## EXERCISE DESCRIPTION
Could you filter the records below down to the lines that include the word "minkowski"?

## Excerpts from a dataset
-*-

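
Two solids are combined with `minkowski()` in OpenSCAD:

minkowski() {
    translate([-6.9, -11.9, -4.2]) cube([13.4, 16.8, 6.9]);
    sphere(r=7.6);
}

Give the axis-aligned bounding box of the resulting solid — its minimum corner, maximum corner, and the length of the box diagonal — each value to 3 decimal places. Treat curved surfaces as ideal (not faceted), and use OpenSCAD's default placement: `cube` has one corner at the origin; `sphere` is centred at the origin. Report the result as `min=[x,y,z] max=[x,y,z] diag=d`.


min=[-14.500,-19.500,-11.800] max=[14.100,12.500,10.300] diag=48.274

A = translate([-6.9, -11.9, -4.2]) cube([13.4, 16.8, 6.9]) → bbox [-6.9,-11.9,-4.2] .. [6.5,4.9,2.7]
B = sphere(r=7.6) → bbox [-7.6,-7.6,-7.6] .. [7.6,7.6,7.6]
lo = A.lo+B.lo = [-6.9-7.6, -11.9-7.6, -4.2-7.6] = [-14.500,-19.500,-11.800]
hi = A.hi+B.hi = [6.5+7.6, 4.9+7.6, 2.7+7.6] = [14.100,12.500,10.300]
diag = √(28.6²+32²+22.1²) = √2330.37 = 48.274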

-*-

## OUTPUT FOR THIS TASK
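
Two solids are combined with `minkowski()` in OpenSCAD:
minkowski() {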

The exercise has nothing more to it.